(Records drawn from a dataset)

_ _ _ _ _ _ _

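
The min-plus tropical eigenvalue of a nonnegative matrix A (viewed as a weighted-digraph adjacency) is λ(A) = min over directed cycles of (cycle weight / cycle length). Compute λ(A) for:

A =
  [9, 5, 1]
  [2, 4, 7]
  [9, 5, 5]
λ(A) = 8/3

Enumerate directed cycles and compute their means (weight / length). Sample:
  cycle 0 → 0: weight = 9, length = 1, mean = 9/1 ≈ 9.000
  cycle 1 → 1: weight = 4, length = 1, mean = 4/1 ≈ 4.000
  cycle 2 → 2: weight = 5, length = 1, mean = 5/1 ≈ 5.000
  cycle 0 → 1 → 0: weight = 7, length = 2, mean = 7/2 ≈ 3.500
  cycle 0 → 2 → 0: weight = 10, length = 2, mean = 10/2 ≈ 5.000
  cycle 1 → 0 → 1: weight = 7, length = 2, mean = 7/2 ≈ 3.500
Minimum mean = 2.667, attained e.g. along the cycle 0 → 2 → 1 → 0 with weight 8 and length 3. So λ(A) = 8/3 = 8/3.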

_ _ _ _ _ _ _

Each of the entries above needs to be given again exactly.

* **TASK RESULT**:
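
The min-plus tropical eigenvalue of a nonnegative matrix A (viewed as a weighted-digraph adjacency) is λ(A) = min over directed cycles of (cycle weight / cycle length). Compute λ(A) for:

A =
  [9, 5, 1]
  [2, 4, 7]
  [9, 5, 5]
λ(A) = 8/3

Enumerate directed cycles and compute their means (weight / length). Sample:
  cycle 0 → 0: weight = 9, length = 1, mean = 9/1 ≈ 9.000
  cycle 1 → 1: weight = 4, length = 1, mean = 4/1 ≈ 4.000
  cycle 2 → 2: weight = 5, length = 1, mean = 5/1 ≈ 5.000
  cycle 0 → 1 → 0: weight = 7, length = 2, mean = 7/2 ≈ 3.500
  cycle 0 → 2 → 0: weight = 10, length = 2, mean = 10/2 ≈ 5.000
  cycle 1 → 0 → 1: weight = 7, length = 2, mean = 7/2 ≈ 3.500
Minimum mean = 2.667, attained e.g. along the cycle 0 → 2 → 1 → 0 with weight 8 and length 3. So λ(A) = 8/3 = 8/3.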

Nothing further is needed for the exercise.